(PROVIDED DATA)

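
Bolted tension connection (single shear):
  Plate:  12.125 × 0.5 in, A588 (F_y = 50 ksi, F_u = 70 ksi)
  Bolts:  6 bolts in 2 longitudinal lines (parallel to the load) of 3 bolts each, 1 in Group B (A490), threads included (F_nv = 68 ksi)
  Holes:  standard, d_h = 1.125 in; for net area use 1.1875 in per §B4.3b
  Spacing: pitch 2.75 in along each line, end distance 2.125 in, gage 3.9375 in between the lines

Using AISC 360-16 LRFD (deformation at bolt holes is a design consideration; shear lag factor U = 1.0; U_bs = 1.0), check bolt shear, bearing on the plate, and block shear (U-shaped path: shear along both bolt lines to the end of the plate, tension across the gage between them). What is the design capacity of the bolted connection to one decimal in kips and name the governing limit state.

218.9 kips (block shear governs)

Bolt shear: A_b = π(1)²/4 = 0.7854 in². φR_n = 0.75 × 68 × 0.7854 × 6 × 1 = 240.3 kips.
Bearing (0.5 in plate, F_u = 70 ksi): end bolts L_c = 2.125 − 1.125/2 = 1.5625, R_n = min(1.2×1.5625×0.5×70, 2.4×1×0.5×70) = 65.625 kips/bolt; interior L_c = 2.75 − 1.125 = 1.625, R_n = 68.25 kips/bolt. φR_n = 0.75 × (2×65.625 + 4×68.25) = 303.2 kips.
Block shear: shear path 2×[2.125+2×2.75] = 2×7.625 in, A_gv = 7.625, A_nv = 2×(7.625 − 2.5×1.1875)×0.5 = 4.6563 in²; tension across gage: (3.9375 − 1×1.1875)×0.5 = 1.375 in². R_n = min(0.6×70×4.6563, 0.6×50×7.625) + 1.0×70×1.375 = min(195.56, 228.75) + 96.25 = 291.81 kips. φR_n = 0.75 × 291.81 = 218.9 kips.
Governing: min(240.3, 303.2, 218.9) = 218.9 kips → block shear.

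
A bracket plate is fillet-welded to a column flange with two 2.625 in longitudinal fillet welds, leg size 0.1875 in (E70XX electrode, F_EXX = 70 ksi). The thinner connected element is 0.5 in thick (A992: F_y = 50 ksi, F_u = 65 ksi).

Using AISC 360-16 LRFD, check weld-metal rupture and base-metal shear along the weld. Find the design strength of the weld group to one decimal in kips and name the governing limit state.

Weld metal: throat = 0.707×0.1875 = 0.13256 in, L = 2×2.625 = 5.25 in. φR_n = 0.75 × 0.6 × 70 × 0.13256 × 5.25 = 21.9 kips.
Base metal shear (0.5 in plate): yield φR_n = 1.0×0.6×50×0.5×5.25 = 78.8 kips; rupture φR_n = 0.75×0.6×65×0.5×5.25 = 76.8 kips; take 76.8 kips (rupture).
Governing: min(21.9, 76.8) = 21.9 kips → weld metal.

21.9 kips (weld metal governs)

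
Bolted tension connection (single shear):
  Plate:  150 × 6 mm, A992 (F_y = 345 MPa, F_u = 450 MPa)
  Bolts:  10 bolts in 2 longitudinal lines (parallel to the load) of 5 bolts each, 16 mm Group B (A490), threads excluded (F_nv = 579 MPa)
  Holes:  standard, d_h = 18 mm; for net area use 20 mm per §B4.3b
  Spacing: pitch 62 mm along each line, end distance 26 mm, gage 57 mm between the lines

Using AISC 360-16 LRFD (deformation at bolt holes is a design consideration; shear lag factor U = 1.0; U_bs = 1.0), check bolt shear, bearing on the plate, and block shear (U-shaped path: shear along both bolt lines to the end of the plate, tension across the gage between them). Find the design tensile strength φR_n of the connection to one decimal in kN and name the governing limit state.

Bolt shear: A_b = π(16)²/4 = 201.06 mm². φR_n = 0.75 × 579 × 201.06 × 10 × 1 = 873.1 kN.
Bearing (6 mm plate, F_u = 450 MPa): end bolts L_c = 26 − 18/2 = 17, R_n = min(1.2×17×6×450, 2.4×16×6×450) = 55.08 kN/bolt; interior L_c = 62 − 18 = 44, R_n = 103.68 kN/bolt. φR_n = 0.75 × (2×55.08 + 8×103.68) = 704.7 kN.
Block shear: shear path 2×[26+4×62] = 2×274 mm, A_gv = 3288, A_nv = 2×(274 − 4.5×20)×6 = 2208 mm²; tension across gage: (57 − 1×20)×6 = 222 mm². R_n = min(0.6×450×2208, 0.6×345×3288) + 1.0×450×222 = min(596.16, 680.62) + 99.9 = 696.06 kN. φR_n = 0.75 × 696.06 = 522.0 kN.
Governing: min(873.1, 704.7, 522.0) = 522.0 kN → block shear.

522.0 kN (block shear governs)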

(End PROVIDED DATA)

WHAT YOU SHOULD DO:
The lines to set down, exactly and with both ends included, run from the one containing "Spacing: pitch 62" to the last line of the data above.

TASK RESPONSE:
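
  Spacing: pitch 62 mm along each line, end distance 26 mm, gage 57 mm between the lines

Using AISC 360-16 LRFD (deformation at bolt holes is a design consideration; shear lag factor U = 1.0; U_bs = 1.0), check bolt shear, bearing on the plate, and block shear (U-shaped path: shear along both bolt lines to the end of the plate, tension across the gage between them). Find the design tensile strength φR_n of the connection to one decimal in kN and name the governing limit state.

Bolt shear: A_b = π(16)²/4 = 201.06 mm². φR_n = 0.75 × 579 × 201.06 × 10 × 1 = 873.1 kN.
Bearing (6 mm plate, F_u = 450 MPa): end bolts L_c = 26 − 18/2 = 17, R_n = min(1.2×17×6×450, 2.4×16×6×450) = 55.08 kN/bolt; interior L_c = 62 − 18 = 44, R_n = 103.68 kN/bolt. φR_n = 0.75 × (2×55.08 + 8×103.68) = 704.7 kN.
Block shear: shear path 2×[26+4×62] = 2×274 mm, A_gv = 3288, A_nv = 2×(274 − 4.5×20)×6 = 2208 mm²; tension across gage: (57 − 1×20)×6 = 222 mm². R_n = min(0.6×450×2208, 0.6×345×3288) + 1.0×450×222 = min(596.16, 680.62) + 99.9 = 696.06 kN. φR_n = 0.75 × 696.06 = 522.0 kN.
Governing: min(873.1, 704.7, 522.0) = 522.0 kN → block shear.

522.0 kN (block shear governs)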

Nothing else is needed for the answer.